> [Work to complete]: In this exercise, the entries below are to be transcribed exactly, line by line.
--- START ---
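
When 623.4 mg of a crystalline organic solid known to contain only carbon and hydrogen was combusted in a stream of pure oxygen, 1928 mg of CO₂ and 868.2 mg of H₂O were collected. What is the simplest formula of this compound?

C5H11

mol C = 1.928 g CO₂ ÷ 44.009 g/mol = 0.043809 mol
mol H = 2 × 0.8682 g H₂O ÷ 18.015 g/mol = 0.096386 mol
Divide by the smallest (0.043809 mol): C 1.000, H 2.200
Multiplying each by 5 gives whole numbers: C 5.00, H 11.00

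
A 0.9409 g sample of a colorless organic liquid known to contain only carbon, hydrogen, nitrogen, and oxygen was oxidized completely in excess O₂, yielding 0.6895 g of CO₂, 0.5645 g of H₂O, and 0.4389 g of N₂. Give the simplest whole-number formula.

mol C = 0.6895 g CO₂ ÷ 44.009 g/mol = 0.015667 mol
mol H = 2 × 0.5645 g H₂O ÷ 18.015 g/mol = 0.062670 mol
mol N = 2 × 0.4389 g N₂ ÷ 28.014 g/mol = 0.031334 mol
mass O = 0.9409 − (0.18818 + 0.063171 + 0.43890) = 0.25065 g → mol O = 0.25065 ÷ 15.999 = 0.015667 mol
Divide by the smallest (0.015667 mol): C 1.000, H 4.000, N 2.000, O 1.000

CH4N2O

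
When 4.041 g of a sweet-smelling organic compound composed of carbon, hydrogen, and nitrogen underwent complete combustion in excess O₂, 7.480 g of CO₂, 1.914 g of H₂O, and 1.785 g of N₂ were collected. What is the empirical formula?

mol C = 7.480 g CO₂ ÷ 44.009 g/mol = 0.16997 mol
mol H = 2 × 1.914 g H₂O ÷ 18.015 g/mol = 0.21249 mol
mol N = 2 × 1.785 g N₂ ÷ 28.014 g/mol = 0.12744 mol
Divide by the smallest (0.12744 mol): C 1.334, H 1.667, N 1.000
Multiplying each by 3 gives whole numbers: C 4.00, H 5.00, N 3.00

C4H5N3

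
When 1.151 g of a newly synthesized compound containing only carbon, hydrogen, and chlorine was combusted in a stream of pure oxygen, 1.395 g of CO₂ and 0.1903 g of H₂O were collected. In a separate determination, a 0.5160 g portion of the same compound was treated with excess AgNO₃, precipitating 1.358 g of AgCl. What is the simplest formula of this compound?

mol C = 1.395 g CO₂ ÷ 44.009 g/mol = 0.031698 mol
mol H = 2 × 0.1903 g H₂O ÷ 18.015 g/mol = 0.021127 mol
From the AgCl data: mol Cl per gram of compound = (1.358 ÷ 143.318) ÷ 0.5160 = 0.018363 mol/g, so in the 1.151 g combustion sample mol Cl = 0.021136 mol
Divide by the smallest (0.021127 mol): C 1.500, H 1.000, Cl 1.000
Multiplying each by 2 gives whole numbers: C 3.00, H 2.00, Cl 2.00

C3H2Cl2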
--- END ---
> [Answer section]:
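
When 623.4 mg of a crystalline organic solid known to contain only carbon and hydrogen was combusted in a stream of pure oxygen, 1928 mg of CO₂ and 868.2 mg of H₂O were collected. What is the simplest formula of this compound?

C5H11

mol C = 1.928 g CO₂ ÷ 44.009 g/mol = 0.043809 mol
mol H = 2 × 0.8682 g H₂O ÷ 18.015 g/mol = 0.096386 mol
Divide by the smallest (0.043809 mol): C 1.000, H 2.200
Multiplying each by 5 gives whole numbers: C 5.00, H 11.00

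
A 0.9409 g sample of a colorless organic liquid known to contain only carbon, hydrogen, nitrogen, and oxygen was oxidized completely in excess O₂, yielding 0.6895 g of CO₂, 0.5645 g of H₂O, and 0.4389 g of N₂. Give the simplest whole-number formula.

mol C = 0.6895 g CO₂ ÷ 44.009 g/mol = 0.015667 mol
mol H = 2 × 0.5645 g H₂O ÷ 18.015 g/mol = 0.062670 mol
mol N = 2 × 0.4389 g N₂ ÷ 28.014 g/mol = 0.031334 mol
mass O = 0.9409 − (0.18818 + 0.063171 + 0.43890) = 0.25065 g → mol O = 0.25065 ÷ 15.999 = 0.015667 mol
Divide by the smallest (0.015667 mol): C 1.000, H 4.000, N 2.000, O 1.000

CH4N2O

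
When 4.041 g of a sweet-smelling organic compound composed of carbon, hydrogen, and nitrogen underwent complete combustion in excess O₂, 7.480 g of CO₂, 1.914 g of H₂O, and 1.785 g of N₂ were collected. What is the empirical formula?

mol C = 7.480 g CO₂ ÷ 44.009 g/mol = 0.16997 mol
mol H = 2 × 1.914 g H₂O ÷ 18.015 g/mol = 0.21249 mol
mol N = 2 × 1.785 g N₂ ÷ 28.014 g/mol = 0.12744 mol
Divide by the smallest (0.12744 mol): C 1.334, H 1.667, N 1.000
Multiplying each by 3 gives whole numbers: C 4.00, H 5.00, N 3.00

C4H5N3

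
When 1.151 g of a newly synthesized compound containing only carbon, hydrogen, and chlorine was combusted in a stream of pure oxygen, 1.395 g of CO₂ and 0.1903 g of H₂O were collected. In a separate determination, a 0.5160 g portion of the same compound was treated with excess AgNO₃, precipitating 1.358 g of AgCl. What is the simplest formula of this compound?

mol C = 1.395 g CO₂ ÷ 44.009 g/mol = 0.031698 mol
mol H = 2 × 0.1903 g H₂O ÷ 18.015 g/mol = 0.021127 mol
From the AgCl data: mol Cl per gram of compound = (1.358 ÷ 143.318) ÷ 0.5160 = 0.018363 mol/g, so in the 1.151 g combustion sample mol Cl = 0.021136 mol
Divide by the smallest (0.021127 mol): C 1.500, H 1.000, Cl 1.000
Multiplying each by 2 gives whole numbers: C 3.00, H 2.00, Cl 2.00

C3H2Cl2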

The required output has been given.